▶

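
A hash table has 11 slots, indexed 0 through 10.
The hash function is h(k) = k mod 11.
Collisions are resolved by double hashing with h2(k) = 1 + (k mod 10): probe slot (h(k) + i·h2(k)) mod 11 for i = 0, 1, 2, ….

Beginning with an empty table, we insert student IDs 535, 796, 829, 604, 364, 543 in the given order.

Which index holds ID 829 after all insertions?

3

Insert 535: h=7, slot 7 empty -> index 7.
Insert 796: h=4, slot 4 empty -> index 4.
Insert 829: h=4, h2=10, slot 4 occupied -> index 3.
Insert 604: h=10, slot 10 empty -> index 10.
Insert 364: h=1, slot 1 empty -> index 1.
Insert 543: h=4, h2=4, slot 4 occupied -> index 8.
Table: [-, 364, -, 829, 796, -, -, 535, 543, -, 604]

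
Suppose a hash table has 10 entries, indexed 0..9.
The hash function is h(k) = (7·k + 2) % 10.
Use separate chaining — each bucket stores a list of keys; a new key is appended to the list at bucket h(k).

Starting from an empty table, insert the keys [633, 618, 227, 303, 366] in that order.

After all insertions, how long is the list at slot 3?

Insert 633: h=3, bucket 3 empty → new chain.
Insert 618: h=8, bucket 8 empty → new chain.
Insert 227: h=1, bucket 1 empty → new chain.
Insert 303: h=3, bucket 3 nonempty → append to chain.
Insert 366: h=4, bucket 4 empty → new chain.
Final buckets:
0: —
1: 227
2: —
3: 633 -> 303
4: 366
5: —
6: —
7: —
8: 618
9: —

2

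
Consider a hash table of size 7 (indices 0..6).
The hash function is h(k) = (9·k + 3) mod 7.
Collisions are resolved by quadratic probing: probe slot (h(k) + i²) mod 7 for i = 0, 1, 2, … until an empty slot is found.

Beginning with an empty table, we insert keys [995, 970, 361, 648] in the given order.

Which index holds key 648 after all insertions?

995: h=5 -> slot 5
970: h=4 -> slot 4
361: h=4, probe 4,5,1 -> slot 1
648: h=4, probe 4,5,1,6 -> slot 6
Table: [-, 361, -, -, 970, 995, 648]

6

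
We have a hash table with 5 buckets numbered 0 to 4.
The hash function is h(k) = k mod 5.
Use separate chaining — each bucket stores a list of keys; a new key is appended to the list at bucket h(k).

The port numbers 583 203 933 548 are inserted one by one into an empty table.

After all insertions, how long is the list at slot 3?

Insert 583: h=3, bucket 3 empty -> new chain.
Insert 203: h=3, bucket 3 nonempty -> append to chain.
Insert 933: h=3, bucket 3 nonempty -> append to chain.
Insert 548: h=3, bucket 3 nonempty -> append to chain.
Final buckets:
0: .
1: .
2: .
3: 583 -> 203 -> 933 -> 548
4: .

4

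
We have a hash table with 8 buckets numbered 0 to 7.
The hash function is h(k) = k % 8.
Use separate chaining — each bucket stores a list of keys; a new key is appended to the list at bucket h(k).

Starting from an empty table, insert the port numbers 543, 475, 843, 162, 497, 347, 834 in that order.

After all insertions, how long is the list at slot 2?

2

Insert 543: h=7, bucket 7 empty -> new chain.
Insert 475: h=3, bucket 3 empty -> new chain.
Insert 843: h=3, bucket 3 nonempty -> append to chain.
Insert 162: h=2, bucket 2 empty -> new chain.
Insert 497: h=1, bucket 1 empty -> new chain.
Insert 347: h=3, bucket 3 nonempty -> append to chain.
Insert 834: h=2, bucket 2 nonempty -> append to chain.
Final buckets:
0: .
1: 497
2: 162 -> 834
3: 475 -> 843 -> 347
4: .
5: .
6: .
7: 543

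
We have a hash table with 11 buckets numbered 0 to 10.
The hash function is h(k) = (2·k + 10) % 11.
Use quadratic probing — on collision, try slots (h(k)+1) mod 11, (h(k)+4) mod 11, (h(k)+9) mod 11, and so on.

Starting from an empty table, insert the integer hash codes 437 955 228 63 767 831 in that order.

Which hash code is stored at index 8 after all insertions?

63

437 hashes to 4; slot 4 is free -> place at 4.
955 hashes to 6; slot 6 is free -> place at 6.
228 hashes to 4; 4 taken -> place at 5.
63 hashes to 4; 4,5 taken -> place at 8.
767 hashes to 4; 4,5,8 taken -> place at 2.
831 hashes to 0; slot 0 is free -> place at 0.
Table: [831, ., 767, ., 437, 228, 955, ., 63, ., .]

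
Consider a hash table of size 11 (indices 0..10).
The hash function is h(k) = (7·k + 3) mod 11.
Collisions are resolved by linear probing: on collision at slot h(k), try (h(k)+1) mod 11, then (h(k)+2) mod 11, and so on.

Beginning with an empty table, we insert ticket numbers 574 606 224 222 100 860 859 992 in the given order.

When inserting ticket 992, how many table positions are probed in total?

8

Insert 574: h=6, slot 6 empty -> index 6.
Insert 606: h=10, slot 10 empty -> index 10.
Insert 224: h=9, slot 9 empty -> index 9.
Insert 222: h=6, slot 6 occupied -> index 7.
Insert 100: h=10, slot 10 occupied -> index 0.
Insert 860: h=6, slots 6,7 occupied -> index 8.
Insert 859: h=10, slots 10,0 occupied -> index 1.
Insert 992: h=6, slots 6,7,8,9,10,0,1 occupied -> index 2.
Table: [100, 859, 992, ., ., ., 574, 222, 860, 224, 606]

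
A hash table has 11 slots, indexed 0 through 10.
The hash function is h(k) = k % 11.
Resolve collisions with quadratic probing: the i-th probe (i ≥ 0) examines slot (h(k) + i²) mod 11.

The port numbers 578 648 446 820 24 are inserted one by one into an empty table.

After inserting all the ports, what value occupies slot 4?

820

578 hashes to 6; slot 6 is free => place at 6.
648 hashes to 10; slot 10 is free => place at 10.
446 hashes to 6; 6 taken => place at 7.
820 hashes to 6; 6,7,10 taken => place at 4.
24 hashes to 2; slot 2 is free => place at 2.
Table: [_, _, 24, _, 820, _, 578, 446, _, _, 648]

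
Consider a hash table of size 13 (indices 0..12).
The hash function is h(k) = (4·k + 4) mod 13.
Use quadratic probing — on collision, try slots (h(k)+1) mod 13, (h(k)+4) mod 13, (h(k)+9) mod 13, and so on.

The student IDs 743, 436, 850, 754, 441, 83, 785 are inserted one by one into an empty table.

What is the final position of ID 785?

7

Insert 743: h=12, slot 12 empty → index 12.
Insert 436: h=6, slot 6 empty → index 6.
Insert 850: h=11, slot 11 empty → index 11.
Insert 754: h=4, slot 4 empty → index 4.
Insert 441: h=0, slot 0 empty → index 0.
Insert 83: h=11, slots 11,12 occupied → index 2.
Insert 785: h=11, slots 11,12,2 occupied → index 7.
Table: [441, —, 83, —, 754, —, 436, 785, —, —, —, 850, 743]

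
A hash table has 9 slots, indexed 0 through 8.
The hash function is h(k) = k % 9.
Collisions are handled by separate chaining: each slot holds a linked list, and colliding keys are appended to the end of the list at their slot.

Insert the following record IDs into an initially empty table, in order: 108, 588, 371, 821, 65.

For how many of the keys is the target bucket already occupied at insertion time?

2

Insert 108: h=0, bucket 0 empty → new chain.
Insert 588: h=3, bucket 3 empty → new chain.
Insert 371: h=2, bucket 2 empty → new chain.
Insert 821: h=2, bucket 2 nonempty → append to chain.
Insert 65: h=2, bucket 2 nonempty → append to chain.
Final buckets:
0: 108
1: ∅
2: 371 -> 821 -> 65
3: 588
4: ∅
5: ∅
6: ∅
7: ∅
8: ∅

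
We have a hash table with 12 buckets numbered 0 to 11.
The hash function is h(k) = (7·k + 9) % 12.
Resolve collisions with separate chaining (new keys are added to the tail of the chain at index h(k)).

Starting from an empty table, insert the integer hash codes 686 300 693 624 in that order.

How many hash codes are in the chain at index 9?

Insert 686: h=11, bucket 11 empty → new chain.
Insert 300: h=9, bucket 9 empty → new chain.
Insert 693: h=0, bucket 0 empty → new chain.
Insert 624: h=9, bucket 9 nonempty → append to chain.
Final buckets:
0: 693
1: ∅
2: ∅
3: ∅
4: ∅
5: ∅
6: ∅
7: ∅
8: ∅
9: 300 -> 624
10: ∅
11: 686

2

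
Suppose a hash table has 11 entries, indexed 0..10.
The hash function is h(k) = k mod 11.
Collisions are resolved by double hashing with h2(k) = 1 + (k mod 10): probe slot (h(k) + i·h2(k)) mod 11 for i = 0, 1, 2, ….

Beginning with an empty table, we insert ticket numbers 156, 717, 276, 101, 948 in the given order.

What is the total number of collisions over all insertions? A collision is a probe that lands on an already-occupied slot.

Insert 156: h=2, slot 2 empty -> index 2.
Insert 717: h=2, h2=8, slot 2 occupied -> index 10.
Insert 276: h=1, slot 1 empty -> index 1.
Insert 101: h=2, h2=2, slot 2 occupied -> index 4.
Insert 948: h=2, h2=9, slot 2 occupied -> index 0.
Table: [948, 276, 156, ∅, 101, ∅, ∅, ∅, ∅, ∅, 717]

3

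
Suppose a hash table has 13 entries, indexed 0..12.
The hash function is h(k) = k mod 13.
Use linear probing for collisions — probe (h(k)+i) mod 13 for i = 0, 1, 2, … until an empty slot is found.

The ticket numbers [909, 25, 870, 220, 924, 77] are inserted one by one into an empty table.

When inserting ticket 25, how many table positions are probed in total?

Insert 909: h=12, slot 12 empty => index 12.
Insert 25: h=12, slot 12 occupied => index 0.
Insert 870: h=12, slots 12,0 occupied => index 1.
Insert 220: h=12, slots 12,0,1 occupied => index 2.
Insert 924: h=1, slots 1,2 occupied => index 3.
Insert 77: h=12, slots 12,0,1,2,3 occupied => index 4.
Table: [25, 870, 220, 924, 77, —, —, —, —, —, —, —, 909]

2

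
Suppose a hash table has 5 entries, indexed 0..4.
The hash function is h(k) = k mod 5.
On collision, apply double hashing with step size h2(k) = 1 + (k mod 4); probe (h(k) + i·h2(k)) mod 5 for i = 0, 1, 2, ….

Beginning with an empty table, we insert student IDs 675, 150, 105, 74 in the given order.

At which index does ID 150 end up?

3

675: h=0 => slot 0
150: h=0, h2=3, probe 0,3 => slot 3
105: h=0, h2=2, probe 0,2 => slot 2
74: h=4 => slot 4
Table: [675, _, 105, 150, 74]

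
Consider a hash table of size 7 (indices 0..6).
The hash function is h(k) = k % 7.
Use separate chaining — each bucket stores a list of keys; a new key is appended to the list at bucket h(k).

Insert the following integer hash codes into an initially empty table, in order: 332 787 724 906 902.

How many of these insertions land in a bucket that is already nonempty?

3

332 → bucket 3
787 → bucket 3 (collision)
724 → bucket 3 (collision)
906 → bucket 3 (collision)
902 → bucket 6
Final buckets:
0: ∅
1: ∅
2: ∅
3: 332 -> 787 -> 724 -> 906
4: ∅
5: ∅
6: 902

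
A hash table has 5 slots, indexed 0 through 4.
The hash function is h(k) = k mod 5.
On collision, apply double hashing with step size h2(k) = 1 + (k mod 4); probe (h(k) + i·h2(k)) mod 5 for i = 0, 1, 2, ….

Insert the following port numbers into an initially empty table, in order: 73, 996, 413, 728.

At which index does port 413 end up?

0

Insert 73: h=3, slot 3 empty -> index 3.
Insert 996: h=1, slot 1 empty -> index 1.
Insert 413: h=3, h2=2, slot 3 occupied -> index 0.
Insert 728: h=3, h2=1, slot 3 occupied -> index 4.
Table: [413, 996, ∅, 73, 728]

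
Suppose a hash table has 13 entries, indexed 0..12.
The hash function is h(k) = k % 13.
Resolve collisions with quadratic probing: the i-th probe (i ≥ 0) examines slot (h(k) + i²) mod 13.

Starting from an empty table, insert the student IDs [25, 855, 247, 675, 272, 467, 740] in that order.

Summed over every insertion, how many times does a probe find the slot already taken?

14

25: h=12 -> slot 12
855: h=10 -> slot 10
247: h=0 -> slot 0
675: h=12, probe 12,0,3 -> slot 3
272: h=12, probe 12,0,3,8 -> slot 8
467: h=12, probe 12,0,3,8,2 -> slot 2
740: h=12, probe 12,0,3,8,2,11 -> slot 11
Table: [247, ., 467, 675, ., ., ., ., 272, ., 855, 740, 25]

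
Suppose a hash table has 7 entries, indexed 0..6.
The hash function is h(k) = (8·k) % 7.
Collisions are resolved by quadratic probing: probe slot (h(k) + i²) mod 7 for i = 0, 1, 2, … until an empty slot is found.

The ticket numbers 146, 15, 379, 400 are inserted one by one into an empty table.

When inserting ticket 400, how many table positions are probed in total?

3

146 hashes to 6; slot 6 is free → place at 6.
15 hashes to 1; slot 1 is free → place at 1.
379 hashes to 1; 1 taken → place at 2.
400 hashes to 1; 1,2 taken → place at 5.
Table: [∅, 15, 379, ∅, ∅, 400, 146]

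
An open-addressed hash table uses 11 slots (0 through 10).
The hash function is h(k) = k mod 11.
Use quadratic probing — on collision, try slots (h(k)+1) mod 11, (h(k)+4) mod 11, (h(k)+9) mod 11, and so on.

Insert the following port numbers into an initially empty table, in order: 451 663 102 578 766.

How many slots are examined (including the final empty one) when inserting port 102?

451 hashes to 0; slot 0 is free => place at 0.
663 hashes to 3; slot 3 is free => place at 3.
102 hashes to 3; 3 taken => place at 4.
578 hashes to 6; slot 6 is free => place at 6.
766 hashes to 7; slot 7 is free => place at 7.
Table: [451, _, _, 663, 102, _, 578, 766, _, _, _]

2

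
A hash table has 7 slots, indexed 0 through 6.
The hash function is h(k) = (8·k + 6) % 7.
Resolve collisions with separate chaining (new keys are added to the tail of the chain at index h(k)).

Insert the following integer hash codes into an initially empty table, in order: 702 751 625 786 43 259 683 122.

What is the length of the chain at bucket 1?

4

702 → bucket 1
751 → bucket 1 (collision)
625 → bucket 1 (collision)
786 → bucket 1 (collision)
43 → bucket 0
259 → bucket 6
683 → bucket 3
122 → bucket 2
Final buckets:
0: 43
1: 702 -> 751 -> 625 -> 786
2: 122
3: 683
4: ∅
5: ∅
6: 259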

◀

ACTION ITEM
Looking at the data above, write out exactly the lines that start at the one containing "The hash function is h(k) = (7·k + 9) % 12." and end at the one containing "948 in the given order."; include both and nothing beyond.

SOLUTION FOR THIS PROBLEM
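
The hash function is h(k) = (7·k + 9) % 12.
Resolve collisions with separate chaining (new keys are added to the tail of the chain at index h(k)).

Starting from an empty table, insert the integer hash codes 686 300 693 624 in that order.

How many hash codes are in the chain at index 9?

Insert 686: h=11, bucket 11 empty → new chain.
Insert 300: h=9, bucket 9 empty → new chain.
Insert 693: h=0, bucket 0 empty → new chain.
Insert 624: h=9, bucket 9 nonempty → append to chain.
Final buckets:
0: 693
1: ∅
2: ∅
3: ∅
4: ∅
5: ∅
6: ∅
7: ∅
8: ∅
9: 300 -> 624
10: ∅
11: 686

2

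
Suppose a hash table has 11 entries, indexed 0..10.
The hash function is h(k) = k mod 11.
Collisions are resolved by double hashing with h2(k) = 1 + (k mod 10): probe slot (h(k) + i·h2(k)) mod 11 for i = 0, 1, 2, ….

Beginning with an empty table, we insert ticket numbers 156, 717, 276, 101, 948 in the given order.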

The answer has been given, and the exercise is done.